Repeat all of the data exactly. Leave nothing out.

▬▬▬▬▬▬

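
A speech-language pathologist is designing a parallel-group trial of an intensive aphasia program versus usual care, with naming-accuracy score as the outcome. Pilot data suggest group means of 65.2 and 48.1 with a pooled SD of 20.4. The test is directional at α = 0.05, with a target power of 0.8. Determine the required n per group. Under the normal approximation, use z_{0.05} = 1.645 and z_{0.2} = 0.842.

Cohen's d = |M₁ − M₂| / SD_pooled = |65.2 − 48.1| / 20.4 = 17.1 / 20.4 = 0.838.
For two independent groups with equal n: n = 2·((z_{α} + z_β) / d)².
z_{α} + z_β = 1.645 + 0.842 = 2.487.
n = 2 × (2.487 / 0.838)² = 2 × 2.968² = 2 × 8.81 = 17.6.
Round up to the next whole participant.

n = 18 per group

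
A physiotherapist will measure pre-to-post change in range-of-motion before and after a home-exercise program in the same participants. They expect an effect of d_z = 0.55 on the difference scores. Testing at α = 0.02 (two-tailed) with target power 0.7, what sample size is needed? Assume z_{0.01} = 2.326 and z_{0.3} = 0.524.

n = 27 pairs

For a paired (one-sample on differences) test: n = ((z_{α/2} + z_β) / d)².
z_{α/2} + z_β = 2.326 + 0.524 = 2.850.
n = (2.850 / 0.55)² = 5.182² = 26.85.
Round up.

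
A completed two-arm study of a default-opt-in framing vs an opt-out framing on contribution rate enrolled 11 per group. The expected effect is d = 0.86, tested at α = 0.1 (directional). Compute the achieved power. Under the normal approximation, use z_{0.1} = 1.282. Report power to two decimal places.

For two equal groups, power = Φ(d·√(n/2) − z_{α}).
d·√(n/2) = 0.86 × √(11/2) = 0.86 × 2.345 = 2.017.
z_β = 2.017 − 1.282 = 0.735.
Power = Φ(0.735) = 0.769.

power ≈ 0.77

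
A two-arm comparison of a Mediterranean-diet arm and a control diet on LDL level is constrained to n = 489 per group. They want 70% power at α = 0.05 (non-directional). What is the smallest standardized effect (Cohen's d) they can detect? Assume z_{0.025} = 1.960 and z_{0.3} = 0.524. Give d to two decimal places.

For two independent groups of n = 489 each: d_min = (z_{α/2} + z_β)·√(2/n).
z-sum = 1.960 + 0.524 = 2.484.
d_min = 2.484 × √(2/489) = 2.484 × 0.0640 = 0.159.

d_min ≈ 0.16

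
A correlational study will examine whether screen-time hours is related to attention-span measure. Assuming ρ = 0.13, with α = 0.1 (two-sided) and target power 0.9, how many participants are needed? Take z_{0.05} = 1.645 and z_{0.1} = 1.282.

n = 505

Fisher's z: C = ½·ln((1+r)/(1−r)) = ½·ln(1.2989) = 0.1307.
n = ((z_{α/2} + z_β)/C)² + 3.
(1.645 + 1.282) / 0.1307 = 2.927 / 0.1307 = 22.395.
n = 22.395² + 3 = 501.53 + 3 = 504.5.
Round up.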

▬▬▬▬▬▬

Response below —
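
A speech-language pathologist is designing a parallel-group trial of an intensive aphasia program versus usual care, with naming-accuracy score as the outcome. Pilot data suggest group means of 65.2 and 48.1 with a pooled SD of 20.4. The test is directional at α = 0.05, with a target power of 0.8. Determine the required n per group. Under the normal approximation, use z_{0.05} = 1.645 and z_{0.2} = 0.842.

Cohen's d = |M₁ − M₂| / SD_pooled = |65.2 − 48.1| / 20.4 = 17.1 / 20.4 = 0.838.
For two independent groups with equal n: n = 2·((z_{α} + z_β) / d)².
z_{α} + z_β = 1.645 + 0.842 = 2.487.
n = 2 × (2.487 / 0.838)² = 2 × 2.968² = 2 × 8.81 = 17.6.
Round up to the next whole participant.

n = 18 per group

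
A physiotherapist will measure pre-to-post change in range-of-motion before and after a home-exercise program in the same participants. They expect an effect of d_z = 0.55 on the difference scores. Testing at α = 0.02 (two-tailed) with target power 0.7, what sample size is needed? Assume z_{0.01} = 2.326 and z_{0.3} = 0.524.

n = 27 pairs

For a paired (one-sample on differences) test: n = ((z_{α/2} + z_β) / d)².
z_{α/2} + z_β = 2.326 + 0.524 = 2.850.
n = (2.850 / 0.55)² = 5.182² = 26.85.
Round up.

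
A completed two-arm study of a default-opt-in framing vs an opt-out framing on contribution rate enrolled 11 per group. The expected effect is d = 0.86, tested at α = 0.1 (directional). Compute the achieved power. Under the normal approximation, use z_{0.1} = 1.282. Report power to two decimal places.

For two equal groups, power = Φ(d·√(n/2) − z_{α}).
d·√(n/2) = 0.86 × √(11/2) = 0.86 × 2.345 = 2.017.
z_β = 2.017 − 1.282 = 0.735.
Power = Φ(0.735) = 0.769.

power ≈ 0.77

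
A two-arm comparison of a Mediterranean-diet arm and a control diet on LDL level is constrained to n = 489 per group. They want 70% power at α = 0.05 (non-directional). What is the smallest standardized effect (Cohen's d) they can detect? Assume z_{0.025} = 1.960 and z_{0.3} = 0.524. Give d to two decimal places.

For two independent groups of n = 489 each: d_min = (z_{α/2} + z_β)·√(2/n).
z-sum = 1.960 + 0.524 = 2.484.
d_min = 2.484 × √(2/489) = 2.484 × 0.0640 = 0.159.

d_min ≈ 0.16

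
A correlational study will examine whether screen-time hours is related to attention-span measure. Assuming ρ = 0.13, with α = 0.1 (two-sided) and target power 0.9, how many participants are needed? Take z_{0.05} = 1.645 and z_{0.1} = 1.282.

n = 505

Fisher's z: C = ½·ln((1+r)/(1−r)) = ½·ln(1.2989) = 0.1307.
n = ((z_{α/2} + z_β)/C)² + 3.
(1.645 + 1.282) / 0.1307 = 2.927 / 0.1307 = 22.395.
n = 22.395² + 3 = 501.53 + 3 = 504.5.
Round up.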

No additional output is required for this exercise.